- **What the task asks**:
Lines below starting with the line with "Recipe 6: belpyr" and going on through the line with "Rule 3: Kyerax" must be output exactly; the rest of the records must be left out.

Saved data entries:
Content starts

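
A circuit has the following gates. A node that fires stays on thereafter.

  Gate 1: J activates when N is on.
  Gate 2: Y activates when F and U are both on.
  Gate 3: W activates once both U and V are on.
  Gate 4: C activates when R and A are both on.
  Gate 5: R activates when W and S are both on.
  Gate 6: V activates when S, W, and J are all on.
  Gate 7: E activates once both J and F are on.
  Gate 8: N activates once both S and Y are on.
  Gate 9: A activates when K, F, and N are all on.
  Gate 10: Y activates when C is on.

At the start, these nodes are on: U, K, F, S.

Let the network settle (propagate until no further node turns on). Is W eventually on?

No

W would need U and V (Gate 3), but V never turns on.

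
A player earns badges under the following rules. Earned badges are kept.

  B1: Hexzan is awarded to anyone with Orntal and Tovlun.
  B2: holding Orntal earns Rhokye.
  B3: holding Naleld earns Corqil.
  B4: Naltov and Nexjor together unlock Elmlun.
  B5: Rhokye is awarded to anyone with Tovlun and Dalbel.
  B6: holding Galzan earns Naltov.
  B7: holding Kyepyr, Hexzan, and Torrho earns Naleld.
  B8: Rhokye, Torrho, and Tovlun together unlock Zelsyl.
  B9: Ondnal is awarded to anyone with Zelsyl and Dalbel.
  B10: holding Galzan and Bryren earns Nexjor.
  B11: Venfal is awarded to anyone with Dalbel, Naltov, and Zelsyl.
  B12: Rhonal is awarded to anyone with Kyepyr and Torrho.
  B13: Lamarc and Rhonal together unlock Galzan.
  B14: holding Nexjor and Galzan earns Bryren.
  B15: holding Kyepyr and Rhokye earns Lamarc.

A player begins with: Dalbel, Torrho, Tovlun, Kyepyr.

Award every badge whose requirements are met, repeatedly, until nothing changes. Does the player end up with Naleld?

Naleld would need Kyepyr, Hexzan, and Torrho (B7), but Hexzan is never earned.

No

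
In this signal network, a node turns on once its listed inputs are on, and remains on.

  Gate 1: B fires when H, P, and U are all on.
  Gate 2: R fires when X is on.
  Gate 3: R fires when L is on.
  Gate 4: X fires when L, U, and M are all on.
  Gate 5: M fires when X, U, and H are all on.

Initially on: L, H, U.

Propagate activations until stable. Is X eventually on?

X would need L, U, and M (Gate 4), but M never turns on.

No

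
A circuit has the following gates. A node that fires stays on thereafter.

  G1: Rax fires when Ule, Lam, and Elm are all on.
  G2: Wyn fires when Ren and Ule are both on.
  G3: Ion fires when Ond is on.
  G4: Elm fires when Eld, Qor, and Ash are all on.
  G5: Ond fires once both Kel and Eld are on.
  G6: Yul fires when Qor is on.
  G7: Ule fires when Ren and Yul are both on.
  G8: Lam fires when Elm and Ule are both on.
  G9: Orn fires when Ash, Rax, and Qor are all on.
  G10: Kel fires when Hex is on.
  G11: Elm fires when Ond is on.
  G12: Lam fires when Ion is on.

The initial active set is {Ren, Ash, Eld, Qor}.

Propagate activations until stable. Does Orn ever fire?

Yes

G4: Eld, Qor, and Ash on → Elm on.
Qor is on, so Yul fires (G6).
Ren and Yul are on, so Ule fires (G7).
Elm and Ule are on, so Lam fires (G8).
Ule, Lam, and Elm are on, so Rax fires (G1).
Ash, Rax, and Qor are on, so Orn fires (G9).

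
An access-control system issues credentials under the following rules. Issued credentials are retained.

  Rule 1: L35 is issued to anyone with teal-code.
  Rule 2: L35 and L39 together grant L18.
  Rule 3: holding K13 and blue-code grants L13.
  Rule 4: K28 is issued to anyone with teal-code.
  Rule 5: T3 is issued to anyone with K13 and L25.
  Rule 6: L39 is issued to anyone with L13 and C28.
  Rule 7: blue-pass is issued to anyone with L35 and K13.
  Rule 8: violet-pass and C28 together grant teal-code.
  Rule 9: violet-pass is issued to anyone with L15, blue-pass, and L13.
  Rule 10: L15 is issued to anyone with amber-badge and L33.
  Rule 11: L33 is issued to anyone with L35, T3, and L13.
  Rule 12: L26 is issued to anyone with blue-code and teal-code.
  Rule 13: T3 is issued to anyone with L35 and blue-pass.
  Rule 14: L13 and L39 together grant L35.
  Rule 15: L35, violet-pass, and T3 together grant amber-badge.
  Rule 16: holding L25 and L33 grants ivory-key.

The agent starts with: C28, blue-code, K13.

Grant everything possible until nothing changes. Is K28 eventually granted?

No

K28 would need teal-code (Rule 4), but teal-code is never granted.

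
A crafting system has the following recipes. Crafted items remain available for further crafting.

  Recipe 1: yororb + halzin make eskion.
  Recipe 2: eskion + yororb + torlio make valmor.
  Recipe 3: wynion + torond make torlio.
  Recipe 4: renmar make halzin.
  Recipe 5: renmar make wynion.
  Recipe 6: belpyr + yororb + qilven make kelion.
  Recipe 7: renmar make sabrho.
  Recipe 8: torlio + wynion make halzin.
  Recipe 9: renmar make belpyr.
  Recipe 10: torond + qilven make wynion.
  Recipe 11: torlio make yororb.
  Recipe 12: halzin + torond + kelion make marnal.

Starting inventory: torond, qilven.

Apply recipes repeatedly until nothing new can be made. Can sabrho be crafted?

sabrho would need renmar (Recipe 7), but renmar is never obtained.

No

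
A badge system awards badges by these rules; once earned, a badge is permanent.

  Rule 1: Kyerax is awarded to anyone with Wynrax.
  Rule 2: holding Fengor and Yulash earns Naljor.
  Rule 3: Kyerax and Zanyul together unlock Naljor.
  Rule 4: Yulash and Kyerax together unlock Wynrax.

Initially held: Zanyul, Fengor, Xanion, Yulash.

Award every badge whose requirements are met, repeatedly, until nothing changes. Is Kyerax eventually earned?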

Content ends

- **Solution for this problem**:
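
  Recipe 6: belpyr + yororb + qilven make kelion.
  Recipe 7: renmar make sabrho.
  Recipe 8: torlio + wynion make halzin.
  Recipe 9: renmar make belpyr.
  Recipe 10: torond + qilven make wynion.
  Recipe 11: torlio make yororb.
  Recipe 12: halzin + torond + kelion make marnal.

Starting inventory: torond, qilven.

Apply recipes repeatedly until nothing new can be made. Can sabrho be crafted?

sabrho would need renmar (Recipe 7), but renmar is never obtained.

No

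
A badge system awards badges by these rules; once earned, a badge is permanent.

  Rule 1: Kyerax is awarded to anyone with Wynrax.
  Rule 2: holding Fengor and Yulash earns Naljor.
  Rule 3: Kyerax and Zanyul together unlock Naljor.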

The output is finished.